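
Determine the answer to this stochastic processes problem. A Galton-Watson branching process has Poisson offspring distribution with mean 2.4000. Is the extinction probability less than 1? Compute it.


Since mu = 2.4000 > 1, extinction prob q < 1.
Solve s = exp(mu*(s-1)) iteratively.
q = 0.1214

0.1214


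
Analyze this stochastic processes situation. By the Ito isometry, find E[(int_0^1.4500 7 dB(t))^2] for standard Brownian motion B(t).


By Ito isometry: E[(int f dB)^2] = int f^2 dt
= 7^2 * 1.4500
= 49 * 1.4500 = 71.0500

71.0500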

——————

■ **Exercise instructions**
Go through the listing above and copy each line exactly.

■ **Written reply**
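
Determine the answer to this stochastic processes problem. A Galton-Watson branching process has Poisson offspring distribution with mean 2.4000. Is the extinction probability less than 1? Compute it.


Since mu = 2.4000 > 1, extinction prob q < 1.
Solve s = exp(mu*(s-1)) iteratively.
q = 0.1214

0.1214


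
Analyze this stochastic processes situation. By the Ito isometry, find E[(int_0^1.4500 7 dB(t))^2] for standard Brownian motion B(t).


By Ito isometry: E[(int f dB)^2] = int f^2 dt
= 7^2 * 1.4500
= 49 * 1.4500 = 71.0500

71.0500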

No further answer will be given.